--- START ---

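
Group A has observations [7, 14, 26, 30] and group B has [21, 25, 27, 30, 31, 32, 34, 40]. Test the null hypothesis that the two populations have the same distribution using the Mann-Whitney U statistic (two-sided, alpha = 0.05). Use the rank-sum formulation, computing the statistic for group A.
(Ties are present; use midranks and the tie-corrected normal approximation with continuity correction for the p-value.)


Step 1: Combine and sort all 12 observations; assign midranks.
sorted (value, group): (7,X), (14,X), (21,Y), (25,Y), (26,X), (27,Y), (30,X), (30,Y), (31,Y), (32,Y), (34,Y), (40,Y)
ranks: 7->1, 14->2, 21->3, 25->4, 26->5, 27->6, 30->7.5, 30->7.5, 31->9, 32->10, 34->11, 40->12
Step 2: Rank sum for X: R1 = 1 + 2 + 5 + 7.5 = 15.5.
Step 3: U_X = R1 - n1(n1+1)/2 = 15.5 - 4*5/2 = 15.5 - 10 = 5.5.
       U_Y = n1*n2 - U_X = 32 - 5.5 = 26.5.
Step 4: Ties are present, so use the tie-corrected normal approximation (with continuity correction) for the p-value.
Step 5: p-value = 0.088869; compare to alpha = 0.05. fail to reject H0.

U_X = 5.5, p = 0.088869, fail to reject H0 at alpha = 0.05.


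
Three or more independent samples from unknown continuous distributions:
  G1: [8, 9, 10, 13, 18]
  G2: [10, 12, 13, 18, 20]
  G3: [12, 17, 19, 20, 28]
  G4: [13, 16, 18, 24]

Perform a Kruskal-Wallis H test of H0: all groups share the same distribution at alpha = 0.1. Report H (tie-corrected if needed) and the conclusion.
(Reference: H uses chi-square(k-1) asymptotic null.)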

--- END ---

:: Your instructions ::
Write out again, unchanged, every line from the line containing "G1: [8, 9, 10, 13, 18]" to the final line of the material above.

:: Your response ::
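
  G1: [8, 9, 10, 13, 18]
  G2: [10, 12, 13, 18, 20]
  G3: [12, 17, 19, 20, 28]
  G4: [13, 16, 18, 24]

Perform a Kruskal-Wallis H test of H0: all groups share the same distribution at alpha = 0.1. Report H (tie-corrected if needed) and the conclusion.
(Reference: H uses chi-square(k-1) asymptotic null.)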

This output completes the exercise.